Instructions for the task
Report every line of the records that includes the word "Payables".

[Collected data]

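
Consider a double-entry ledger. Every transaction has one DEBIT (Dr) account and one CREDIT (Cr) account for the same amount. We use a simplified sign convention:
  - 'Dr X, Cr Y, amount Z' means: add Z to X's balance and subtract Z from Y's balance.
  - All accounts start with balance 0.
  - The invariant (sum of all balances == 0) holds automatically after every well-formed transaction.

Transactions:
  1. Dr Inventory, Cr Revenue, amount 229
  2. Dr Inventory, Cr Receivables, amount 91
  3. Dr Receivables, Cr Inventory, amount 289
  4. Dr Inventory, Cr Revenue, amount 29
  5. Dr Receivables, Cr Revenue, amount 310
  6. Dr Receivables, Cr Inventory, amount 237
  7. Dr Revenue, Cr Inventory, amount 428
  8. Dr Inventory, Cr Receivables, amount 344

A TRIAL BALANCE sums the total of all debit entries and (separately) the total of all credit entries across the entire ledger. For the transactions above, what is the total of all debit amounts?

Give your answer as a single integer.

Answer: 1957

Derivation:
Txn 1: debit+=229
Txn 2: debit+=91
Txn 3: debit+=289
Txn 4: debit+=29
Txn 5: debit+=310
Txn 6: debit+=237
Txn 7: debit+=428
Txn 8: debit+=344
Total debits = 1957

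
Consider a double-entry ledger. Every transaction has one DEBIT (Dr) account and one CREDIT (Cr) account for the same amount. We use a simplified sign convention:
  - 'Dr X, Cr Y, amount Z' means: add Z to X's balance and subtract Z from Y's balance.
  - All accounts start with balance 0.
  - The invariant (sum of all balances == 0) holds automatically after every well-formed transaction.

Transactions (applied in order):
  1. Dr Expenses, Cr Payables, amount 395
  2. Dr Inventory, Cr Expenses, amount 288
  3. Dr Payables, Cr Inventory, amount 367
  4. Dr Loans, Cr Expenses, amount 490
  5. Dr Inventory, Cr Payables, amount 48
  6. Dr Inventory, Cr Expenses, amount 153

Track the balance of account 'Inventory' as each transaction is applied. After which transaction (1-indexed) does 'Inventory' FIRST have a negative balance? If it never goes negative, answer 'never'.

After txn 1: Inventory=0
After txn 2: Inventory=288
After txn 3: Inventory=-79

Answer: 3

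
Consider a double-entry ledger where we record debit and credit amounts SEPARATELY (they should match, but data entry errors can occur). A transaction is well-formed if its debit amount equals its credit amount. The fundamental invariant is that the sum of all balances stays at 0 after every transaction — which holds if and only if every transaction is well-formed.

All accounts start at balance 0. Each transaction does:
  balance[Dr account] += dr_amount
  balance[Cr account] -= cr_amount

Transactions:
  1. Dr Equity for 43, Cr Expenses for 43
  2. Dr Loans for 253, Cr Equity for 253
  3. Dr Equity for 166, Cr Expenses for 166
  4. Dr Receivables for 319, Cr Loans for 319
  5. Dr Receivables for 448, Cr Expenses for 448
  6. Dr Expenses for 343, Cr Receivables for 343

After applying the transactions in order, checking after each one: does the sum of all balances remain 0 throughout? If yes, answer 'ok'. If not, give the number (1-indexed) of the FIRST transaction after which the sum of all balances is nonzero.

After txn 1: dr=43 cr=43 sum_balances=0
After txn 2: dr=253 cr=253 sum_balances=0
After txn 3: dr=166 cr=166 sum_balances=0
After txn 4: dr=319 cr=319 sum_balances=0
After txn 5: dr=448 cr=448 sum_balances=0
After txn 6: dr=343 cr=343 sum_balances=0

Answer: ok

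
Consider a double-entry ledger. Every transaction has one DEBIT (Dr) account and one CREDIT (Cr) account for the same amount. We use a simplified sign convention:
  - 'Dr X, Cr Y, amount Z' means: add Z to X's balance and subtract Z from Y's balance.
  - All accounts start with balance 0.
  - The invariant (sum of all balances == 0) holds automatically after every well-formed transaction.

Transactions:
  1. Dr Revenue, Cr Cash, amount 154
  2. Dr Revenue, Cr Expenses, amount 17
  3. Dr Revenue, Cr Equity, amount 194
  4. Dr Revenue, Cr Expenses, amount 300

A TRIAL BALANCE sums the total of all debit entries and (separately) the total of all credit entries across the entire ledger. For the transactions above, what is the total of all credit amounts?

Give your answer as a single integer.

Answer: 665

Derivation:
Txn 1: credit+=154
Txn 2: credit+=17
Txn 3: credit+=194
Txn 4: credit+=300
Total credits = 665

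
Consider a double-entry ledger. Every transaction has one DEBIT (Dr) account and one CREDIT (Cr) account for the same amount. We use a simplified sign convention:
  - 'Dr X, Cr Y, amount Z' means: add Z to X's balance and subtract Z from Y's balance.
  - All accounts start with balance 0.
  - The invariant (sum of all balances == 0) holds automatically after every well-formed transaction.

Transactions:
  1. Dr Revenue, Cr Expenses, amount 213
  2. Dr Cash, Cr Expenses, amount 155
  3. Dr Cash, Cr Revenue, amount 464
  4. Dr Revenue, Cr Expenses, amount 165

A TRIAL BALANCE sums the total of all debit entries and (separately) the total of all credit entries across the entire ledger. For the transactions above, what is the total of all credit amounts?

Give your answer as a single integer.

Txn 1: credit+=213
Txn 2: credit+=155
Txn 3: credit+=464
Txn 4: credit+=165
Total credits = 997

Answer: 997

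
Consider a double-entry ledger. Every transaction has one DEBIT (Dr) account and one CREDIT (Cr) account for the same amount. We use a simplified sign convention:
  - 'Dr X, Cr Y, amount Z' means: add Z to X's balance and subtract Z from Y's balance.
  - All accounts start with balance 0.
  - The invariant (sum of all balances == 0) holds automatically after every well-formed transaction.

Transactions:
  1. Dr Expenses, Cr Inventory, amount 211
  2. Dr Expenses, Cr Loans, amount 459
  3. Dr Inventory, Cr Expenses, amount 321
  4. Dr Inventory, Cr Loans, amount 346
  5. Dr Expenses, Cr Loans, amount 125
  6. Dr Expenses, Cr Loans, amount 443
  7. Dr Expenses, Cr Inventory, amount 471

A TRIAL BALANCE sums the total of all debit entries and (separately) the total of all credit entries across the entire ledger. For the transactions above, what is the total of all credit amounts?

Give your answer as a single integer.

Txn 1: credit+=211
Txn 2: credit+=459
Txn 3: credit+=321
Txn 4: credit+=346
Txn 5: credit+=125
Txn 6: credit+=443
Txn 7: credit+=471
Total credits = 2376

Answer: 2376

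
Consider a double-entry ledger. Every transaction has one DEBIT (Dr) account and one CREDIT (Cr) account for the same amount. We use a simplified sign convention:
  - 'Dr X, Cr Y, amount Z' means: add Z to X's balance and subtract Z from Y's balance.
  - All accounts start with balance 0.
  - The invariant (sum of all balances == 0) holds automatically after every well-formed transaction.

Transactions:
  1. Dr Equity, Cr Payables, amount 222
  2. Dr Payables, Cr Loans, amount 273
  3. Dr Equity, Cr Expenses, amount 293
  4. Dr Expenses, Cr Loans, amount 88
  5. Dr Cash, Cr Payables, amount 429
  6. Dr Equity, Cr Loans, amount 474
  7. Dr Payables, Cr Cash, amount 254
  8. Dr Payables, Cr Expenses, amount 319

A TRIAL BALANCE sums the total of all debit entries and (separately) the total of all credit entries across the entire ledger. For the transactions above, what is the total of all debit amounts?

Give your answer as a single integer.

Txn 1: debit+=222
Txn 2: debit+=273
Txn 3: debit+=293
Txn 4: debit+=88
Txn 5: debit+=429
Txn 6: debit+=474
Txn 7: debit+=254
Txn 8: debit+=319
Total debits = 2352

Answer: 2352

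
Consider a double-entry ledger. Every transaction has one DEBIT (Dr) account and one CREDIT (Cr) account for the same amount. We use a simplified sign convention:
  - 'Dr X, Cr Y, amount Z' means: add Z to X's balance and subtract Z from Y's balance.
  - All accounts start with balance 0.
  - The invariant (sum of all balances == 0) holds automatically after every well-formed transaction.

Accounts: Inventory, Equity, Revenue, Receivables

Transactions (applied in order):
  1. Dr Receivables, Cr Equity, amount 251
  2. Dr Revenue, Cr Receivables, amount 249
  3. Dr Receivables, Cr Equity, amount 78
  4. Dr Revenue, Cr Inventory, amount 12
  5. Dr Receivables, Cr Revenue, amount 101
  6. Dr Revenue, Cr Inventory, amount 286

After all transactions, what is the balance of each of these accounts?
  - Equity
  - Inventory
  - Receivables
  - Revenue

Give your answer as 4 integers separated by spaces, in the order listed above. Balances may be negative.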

Solution to the problem
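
  1. Dr Expenses, Cr Payables, amount 395
  3. Dr Payables, Cr Inventory, amount 367
  5. Dr Inventory, Cr Payables, amount 48
  1. Dr Equity, Cr Payables, amount 222
  2. Dr Payables, Cr Loans, amount 273
  5. Dr Cash, Cr Payables, amount 429
  7. Dr Payables, Cr Cash, amount 254
  8. Dr Payables, Cr Expenses, amount 319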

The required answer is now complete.